Nothing in the records may be left out or altered; reproduce them all exactly.
——————
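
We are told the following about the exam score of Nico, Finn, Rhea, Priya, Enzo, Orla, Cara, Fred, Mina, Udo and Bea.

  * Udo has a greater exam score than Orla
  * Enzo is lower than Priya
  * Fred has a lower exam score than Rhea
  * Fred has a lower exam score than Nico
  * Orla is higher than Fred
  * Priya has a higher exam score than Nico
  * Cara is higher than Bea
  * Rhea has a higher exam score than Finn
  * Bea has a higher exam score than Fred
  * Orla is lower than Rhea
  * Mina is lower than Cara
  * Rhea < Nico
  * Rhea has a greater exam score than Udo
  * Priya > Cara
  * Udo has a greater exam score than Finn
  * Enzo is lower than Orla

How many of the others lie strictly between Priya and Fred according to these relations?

6

The relations place Fred below Priya. An element lies strictly between them when it is forced above Fred and also forced below Priya.
Above Fred: {Bea, Orla, Udo, Rhea, Cara, Nico}. Below Priya: {Enzo, Finn, Bea, Orla, Mina, Udo, Rhea, Cara, Nico}.
Intersection: {Bea, Orla, Udo, Rhea, Cara, Nico} — 6.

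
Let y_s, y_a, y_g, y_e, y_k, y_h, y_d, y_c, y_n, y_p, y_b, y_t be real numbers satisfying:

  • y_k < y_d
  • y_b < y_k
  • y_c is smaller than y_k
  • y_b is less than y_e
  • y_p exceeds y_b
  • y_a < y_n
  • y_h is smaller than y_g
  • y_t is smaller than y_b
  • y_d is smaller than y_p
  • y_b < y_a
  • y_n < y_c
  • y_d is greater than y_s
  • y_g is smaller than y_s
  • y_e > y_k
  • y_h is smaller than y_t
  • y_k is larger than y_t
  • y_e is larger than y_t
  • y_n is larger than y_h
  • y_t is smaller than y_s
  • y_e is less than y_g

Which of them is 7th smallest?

y_k

The consecutive relations fix a unique order: y_h < y_t < y_b < y_a < y_n < y_c < y_k < y_e < y_g < y_s < y_d < y_p.
Counting 7 from the smallest end gives y_k.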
——————
▶ The completed task:
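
We are told the following about the exam score of Nico, Finn, Rhea, Priya, Enzo, Orla, Cara, Fred, Mina, Udo and Bea.

  * Udo has a greater exam score than Orla
  * Enzo is lower than Priya
  * Fred has a lower exam score than Rhea
  * Fred has a lower exam score than Nico
  * Orla is higher than Fred
  * Priya has a higher exam score than Nico
  * Cara is higher than Bea
  * Rhea has a higher exam score than Finn
  * Bea has a higher exam score than Fred
  * Orla is lower than Rhea
  * Mina is lower than Cara
  * Rhea < Nico
  * Rhea has a greater exam score than Udo
  * Priya > Cara
  * Udo has a greater exam score than Finn
  * Enzo is lower than Orla

How many of the others lie strictly between Priya and Fred according to these relations?

6

The relations place Fred below Priya. An element lies strictly between them when it is forced above Fred and also forced below Priya.
Above Fred: {Bea, Orla, Udo, Rhea, Cara, Nico}. Below Priya: {Enzo, Finn, Bea, Orla, Mina, Udo, Rhea, Cara, Nico}.
Intersection: {Bea, Orla, Udo, Rhea, Cara, Nico} — 6.

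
Let y_s, y_a, y_g, y_e, y_k, y_h, y_d, y_c, y_n, y_p, y_b, y_t be real numbers satisfying:

  • y_k < y_d
  • y_b < y_k
  • y_c is smaller than y_k
  • y_b is less than y_e
  • y_p exceeds y_b
  • y_a < y_n
  • y_h is smaller than y_g
  • y_t is smaller than y_b
  • y_d is smaller than y_p
  • y_b < y_a
  • y_n < y_c
  • y_d is greater than y_s
  • y_g is smaller than y_s
  • y_e > y_k
  • y_h is smaller than y_t
  • y_k is larger than y_t
  • y_e is larger than y_t
  • y_n is larger than y_h
  • y_t is smaller than y_s
  • y_e is less than y_g

Which of them is 7th smallest?

y_k

The consecutive relations fix a unique order: y_h < y_t < y_b < y_a < y_n < y_c < y_k < y_e < y_g < y_s < y_d < y_p.
Counting 7 from the smallest end gives y_k.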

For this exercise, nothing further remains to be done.